### GOAL OF THE EXERCISE
Please restate the data word for word, leaving out no line.

GIVEN ENTRIES section start

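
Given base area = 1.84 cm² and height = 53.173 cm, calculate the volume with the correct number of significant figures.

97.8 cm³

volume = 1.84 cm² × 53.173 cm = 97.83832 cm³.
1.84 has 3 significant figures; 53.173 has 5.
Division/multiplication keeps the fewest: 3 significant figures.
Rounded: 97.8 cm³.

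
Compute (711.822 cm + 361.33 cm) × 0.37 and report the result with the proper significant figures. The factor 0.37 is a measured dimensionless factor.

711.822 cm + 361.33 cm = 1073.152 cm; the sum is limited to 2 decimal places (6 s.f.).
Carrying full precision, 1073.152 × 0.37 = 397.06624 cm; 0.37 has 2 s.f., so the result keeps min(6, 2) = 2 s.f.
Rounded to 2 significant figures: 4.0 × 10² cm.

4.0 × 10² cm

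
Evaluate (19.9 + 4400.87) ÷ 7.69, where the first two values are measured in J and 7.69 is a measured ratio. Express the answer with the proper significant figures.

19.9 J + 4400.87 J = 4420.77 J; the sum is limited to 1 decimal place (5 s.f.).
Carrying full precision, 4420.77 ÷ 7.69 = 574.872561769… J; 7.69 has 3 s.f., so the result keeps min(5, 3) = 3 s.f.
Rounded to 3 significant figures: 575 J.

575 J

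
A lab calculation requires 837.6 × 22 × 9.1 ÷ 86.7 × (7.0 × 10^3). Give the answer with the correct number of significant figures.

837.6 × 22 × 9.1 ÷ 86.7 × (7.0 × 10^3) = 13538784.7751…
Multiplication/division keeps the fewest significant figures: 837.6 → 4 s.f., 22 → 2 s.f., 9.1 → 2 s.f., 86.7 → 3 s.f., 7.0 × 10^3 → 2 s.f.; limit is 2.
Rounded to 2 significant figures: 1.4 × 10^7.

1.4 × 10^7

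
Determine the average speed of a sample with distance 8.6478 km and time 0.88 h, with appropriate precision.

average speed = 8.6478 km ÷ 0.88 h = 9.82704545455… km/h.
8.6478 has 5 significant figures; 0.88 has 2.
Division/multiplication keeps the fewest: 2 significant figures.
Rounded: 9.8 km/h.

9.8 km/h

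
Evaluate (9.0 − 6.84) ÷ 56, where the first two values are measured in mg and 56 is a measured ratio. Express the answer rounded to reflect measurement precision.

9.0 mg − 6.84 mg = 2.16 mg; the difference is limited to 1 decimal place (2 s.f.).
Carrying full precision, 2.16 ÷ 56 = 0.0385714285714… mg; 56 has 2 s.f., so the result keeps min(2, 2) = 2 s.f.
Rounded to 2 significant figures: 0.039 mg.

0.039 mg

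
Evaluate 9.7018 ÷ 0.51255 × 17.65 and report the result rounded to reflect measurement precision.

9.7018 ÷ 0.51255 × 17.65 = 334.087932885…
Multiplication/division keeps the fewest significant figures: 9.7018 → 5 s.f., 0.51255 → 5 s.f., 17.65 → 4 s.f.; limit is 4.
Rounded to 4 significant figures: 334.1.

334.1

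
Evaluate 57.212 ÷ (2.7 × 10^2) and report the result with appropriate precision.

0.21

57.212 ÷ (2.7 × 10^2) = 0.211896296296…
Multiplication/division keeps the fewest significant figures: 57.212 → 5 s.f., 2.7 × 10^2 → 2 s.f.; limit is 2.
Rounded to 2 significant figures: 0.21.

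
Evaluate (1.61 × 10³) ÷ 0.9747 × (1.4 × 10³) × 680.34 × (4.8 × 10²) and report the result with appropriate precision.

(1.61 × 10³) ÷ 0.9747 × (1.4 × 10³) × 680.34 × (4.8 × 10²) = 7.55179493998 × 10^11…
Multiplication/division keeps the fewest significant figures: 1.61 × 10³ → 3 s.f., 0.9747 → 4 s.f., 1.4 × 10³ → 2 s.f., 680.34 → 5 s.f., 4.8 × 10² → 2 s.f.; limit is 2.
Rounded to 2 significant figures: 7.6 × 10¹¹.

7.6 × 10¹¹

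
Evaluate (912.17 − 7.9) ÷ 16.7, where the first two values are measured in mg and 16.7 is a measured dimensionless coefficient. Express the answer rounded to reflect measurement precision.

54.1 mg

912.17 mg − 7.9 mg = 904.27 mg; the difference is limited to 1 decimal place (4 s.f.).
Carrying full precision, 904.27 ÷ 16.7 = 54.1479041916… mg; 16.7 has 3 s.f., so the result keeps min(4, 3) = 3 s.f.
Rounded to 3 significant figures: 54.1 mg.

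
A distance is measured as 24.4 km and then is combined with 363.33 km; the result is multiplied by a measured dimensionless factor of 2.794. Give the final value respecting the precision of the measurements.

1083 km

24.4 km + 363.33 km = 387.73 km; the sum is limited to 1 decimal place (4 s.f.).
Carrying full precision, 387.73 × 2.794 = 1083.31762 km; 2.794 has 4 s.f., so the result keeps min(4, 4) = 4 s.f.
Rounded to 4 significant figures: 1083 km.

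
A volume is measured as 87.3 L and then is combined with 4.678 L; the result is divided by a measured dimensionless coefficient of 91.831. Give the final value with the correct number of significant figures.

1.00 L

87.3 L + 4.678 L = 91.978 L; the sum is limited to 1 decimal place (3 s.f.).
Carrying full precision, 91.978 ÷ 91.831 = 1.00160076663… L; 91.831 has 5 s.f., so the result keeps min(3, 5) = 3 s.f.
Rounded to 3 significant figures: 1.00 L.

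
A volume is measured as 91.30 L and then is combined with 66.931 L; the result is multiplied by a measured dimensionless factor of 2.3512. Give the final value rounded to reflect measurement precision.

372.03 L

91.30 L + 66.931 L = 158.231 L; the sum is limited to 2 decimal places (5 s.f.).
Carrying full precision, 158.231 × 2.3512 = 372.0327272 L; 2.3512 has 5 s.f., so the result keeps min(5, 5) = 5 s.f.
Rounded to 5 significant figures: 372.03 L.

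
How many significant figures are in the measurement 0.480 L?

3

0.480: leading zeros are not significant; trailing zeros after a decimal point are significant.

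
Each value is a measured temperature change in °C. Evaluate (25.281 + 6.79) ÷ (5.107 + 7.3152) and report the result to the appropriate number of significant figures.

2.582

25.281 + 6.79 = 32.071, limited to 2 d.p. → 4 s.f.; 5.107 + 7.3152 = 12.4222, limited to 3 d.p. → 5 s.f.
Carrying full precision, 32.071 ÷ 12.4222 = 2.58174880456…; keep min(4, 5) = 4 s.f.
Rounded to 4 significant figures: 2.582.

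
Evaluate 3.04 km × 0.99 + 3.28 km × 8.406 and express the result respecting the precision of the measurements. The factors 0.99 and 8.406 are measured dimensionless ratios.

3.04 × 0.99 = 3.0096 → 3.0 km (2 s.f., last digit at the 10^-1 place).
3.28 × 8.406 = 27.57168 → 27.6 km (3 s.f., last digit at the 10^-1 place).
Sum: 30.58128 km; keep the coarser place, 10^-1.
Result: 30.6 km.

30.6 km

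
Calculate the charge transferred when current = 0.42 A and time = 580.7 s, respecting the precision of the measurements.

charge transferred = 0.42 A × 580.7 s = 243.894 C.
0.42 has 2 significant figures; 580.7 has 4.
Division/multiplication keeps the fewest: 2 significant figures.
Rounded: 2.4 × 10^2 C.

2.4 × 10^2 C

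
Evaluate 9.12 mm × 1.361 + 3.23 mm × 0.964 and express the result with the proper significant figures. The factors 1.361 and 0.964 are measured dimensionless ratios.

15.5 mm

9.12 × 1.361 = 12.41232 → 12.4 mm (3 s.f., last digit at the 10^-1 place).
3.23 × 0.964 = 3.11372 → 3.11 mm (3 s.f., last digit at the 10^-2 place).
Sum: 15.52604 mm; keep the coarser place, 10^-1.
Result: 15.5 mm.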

GIVEN ENTRIES section end

### ANSWER BOX
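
Given base area = 1.84 cm² and height = 53.173 cm, calculate the volume with the correct number of significant figures.

97.8 cm³

volume = 1.84 cm² × 53.173 cm = 97.83832 cm³.
1.84 has 3 significant figures; 53.173 has 5.
Division/multiplication keeps the fewest: 3 significant figures.
Rounded: 97.8 cm³.

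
Compute (711.822 cm + 361.33 cm) × 0.37 and report the result with the proper significant figures. The factor 0.37 is a measured dimensionless factor.

711.822 cm + 361.33 cm = 1073.152 cm; the sum is limited to 2 decimal places (6 s.f.).
Carrying full precision, 1073.152 × 0.37 = 397.06624 cm; 0.37 has 2 s.f., so the result keeps min(6, 2) = 2 s.f.
Rounded to 2 significant figures: 4.0 × 10² cm.

4.0 × 10² cm

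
Evaluate (19.9 + 4400.87) ÷ 7.69, where the first two values are measured in J and 7.69 is a measured ratio. Express the answer with the proper significant figures.

19.9 J + 4400.87 J = 4420.77 J; the sum is limited to 1 decimal place (5 s.f.).
Carrying full precision, 4420.77 ÷ 7.69 = 574.872561769… J; 7.69 has 3 s.f., so the result keeps min(5, 3) = 3 s.f.
Rounded to 3 significant figures: 575 J.

575 J

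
A lab calculation requires 837.6 × 22 × 9.1 ÷ 86.7 × (7.0 × 10^3). Give the answer with the correct number of significant figures.

837.6 × 22 × 9.1 ÷ 86.7 × (7.0 × 10^3) = 13538784.7751…
Multiplication/division keeps the fewest significant figures: 837.6 → 4 s.f., 22 → 2 s.f., 9.1 → 2 s.f., 86.7 → 3 s.f., 7.0 × 10^3 → 2 s.f.; limit is 2.
Rounded to 2 significant figures: 1.4 × 10^7.

1.4 × 10^7

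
Determine the average speed of a sample with distance 8.6478 km and time 0.88 h, with appropriate precision.

average speed = 8.6478 km ÷ 0.88 h = 9.82704545455… km/h.
8.6478 has 5 significant figures; 0.88 has 2.
Division/multiplication keeps the fewest: 2 significant figures.
Rounded: 9.8 km/h.

9.8 km/h

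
Evaluate (9.0 − 6.84) ÷ 56, where the first two values are measured in mg and 56 is a measured ratio. Express the answer rounded to reflect measurement precision.

9.0 mg − 6.84 mg = 2.16 mg; the difference is limited to 1 decimal place (2 s.f.).
Carrying full precision, 2.16 ÷ 56 = 0.0385714285714… mg; 56 has 2 s.f., so the result keeps min(2, 2) = 2 s.f.
Rounded to 2 significant figures: 0.039 mg.

0.039 mg

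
Evaluate 9.7018 ÷ 0.51255 × 17.65 and report the result rounded to reflect measurement precision.

9.7018 ÷ 0.51255 × 17.65 = 334.087932885…
Multiplication/division keeps the fewest significant figures: 9.7018 → 5 s.f., 0.51255 → 5 s.f., 17.65 → 4 s.f.; limit is 4.
Rounded to 4 significant figures: 334.1.

334.1

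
Evaluate 57.212 ÷ (2.7 × 10^2) and report the result with appropriate precision.

0.21

57.212 ÷ (2.7 × 10^2) = 0.211896296296…
Multiplication/division keeps the fewest significant figures: 57.212 → 5 s.f., 2.7 × 10^2 → 2 s.f.; limit is 2.
Rounded to 2 significant figures: 0.21.

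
Evaluate (1.61 × 10³) ÷ 0.9747 × (1.4 × 10³) × 680.34 × (4.8 × 10²) and report the result with appropriate precision.

(1.61 × 10³) ÷ 0.9747 × (1.4 × 10³) × 680.34 × (4.8 × 10²) = 7.55179493998 × 10^11…
Multiplication/division keeps the fewest significant figures: 1.61 × 10³ → 3 s.f., 0.9747 → 4 s.f., 1.4 × 10³ → 2 s.f., 680.34 → 5 s.f., 4.8 × 10² → 2 s.f.; limit is 2.
Rounded to 2 significant figures: 7.6 × 10¹¹.

7.6 × 10¹¹

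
Evaluate (912.17 − 7.9) ÷ 16.7, where the first two values are measured in mg and 16.7 is a measured dimensionless coefficient. Express the answer rounded to reflect measurement precision.

54.1 mg

912.17 mg − 7.9 mg = 904.27 mg; the difference is limited to 1 decimal place (4 s.f.).
Carrying full precision, 904.27 ÷ 16.7 = 54.1479041916… mg; 16.7 has 3 s.f., so the result keeps min(4, 3) = 3 s.f.
Rounded to 3 significant figures: 54.1 mg.

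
A distance is measured as 24.4 km and then is combined with 363.33 km; the result is multiplied by a measured dimensionless factor of 2.794. Give the final value respecting the precision of the measurements.

1083 km

24.4 km + 363.33 km = 387.73 km; the sum is limited to 1 decimal place (4 s.f.).
Carrying full precision, 387.73 × 2.794 = 1083.31762 km; 2.794 has 4 s.f., so the result keeps min(4, 4) = 4 s.f.
Rounded to 4 significant figures: 1083 km.

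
A volume is measured as 87.3 L and then is combined with 4.678 L; the result is divided by a measured dimensionless coefficient of 91.831. Give the final value with the correct number of significant figures.

1.00 L

87.3 L + 4.678 L = 91.978 L; the sum is limited to 1 decimal place (3 s.f.).
Carrying full precision, 91.978 ÷ 91.831 = 1.00160076663… L; 91.831 has 5 s.f., so the result keeps min(3, 5) = 3 s.f.
Rounded to 3 significant figures: 1.00 L.

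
A volume is measured as 91.30 L and then is combined with 66.931 L; the result is multiplied by a measured dimensionless factor of 2.3512. Give the final value rounded to reflect measurement precision.

372.03 L

91.30 L + 66.931 L = 158.231 L; the sum is limited to 2 decimal places (5 s.f.).
Carrying full precision, 158.231 × 2.3512 = 372.0327272 L; 2.3512 has 5 s.f., so the result keeps min(5, 5) = 5 s.f.
Rounded to 5 significant figures: 372.03 L.

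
How many significant figures are in the measurement 0.480 L?

3

0.480: leading zeros are not significant; trailing zeros after a decimal point are significant.

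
Each value is a measured temperature change in °C. Evaluate (25.281 + 6.79) ÷ (5.107 + 7.3152) and report the result to the appropriate number of significant figures.

2.582

25.281 + 6.79 = 32.071, limited to 2 d.p. → 4 s.f.; 5.107 + 7.3152 = 12.4222, limited to 3 d.p. → 5 s.f.
Carrying full precision, 32.071 ÷ 12.4222 = 2.58174880456…; keep min(4, 5) = 4 s.f.
Rounded to 4 significant figures: 2.582.

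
Evaluate 3.04 km × 0.99 + 3.28 km × 8.406 and express the result respecting the precision of the measurements. The factors 0.99 and 8.406 are measured dimensionless ratios.

3.04 × 0.99 = 3.0096 → 3.0 km (2 s.f., last digit at the 10^-1 place).
3.28 × 8.406 = 27.57168 → 27.6 km (3 s.f., last digit at the 10^-1 place).
Sum: 30.58128 km; keep the coarser place, 10^-1.
Result: 30.6 km.

30.6 km

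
Calculate the charge transferred when current = 0.42 A and time = 580.7 s, respecting the precision of the measurements.

charge transferred = 0.42 A × 580.7 s = 243.894 C.
0.42 has 2 significant figures; 580.7 has 4.
Division/multiplication keeps the fewest: 2 significant figures.
Rounded: 2.4 × 10^2 C.

2.4 × 10^2 C

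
Evaluate 9.12 mm × 1.361 + 3.23 mm × 0.964 and express the result with the proper significant figures. The factors 1.361 and 0.964 are measured dimensionless ratios.

15.5 mm

9.12 × 1.361 = 12.41232 → 12.4 mm (3 s.f., last digit at the 10^-1 place).
3.23 × 0.964 = 3.11372 → 3.11 mm (3 s.f., last digit at the 10^-2 place).
Sum: 15.52604 mm; keep the coarser place, 10^-1.
Result: 15.5 mm.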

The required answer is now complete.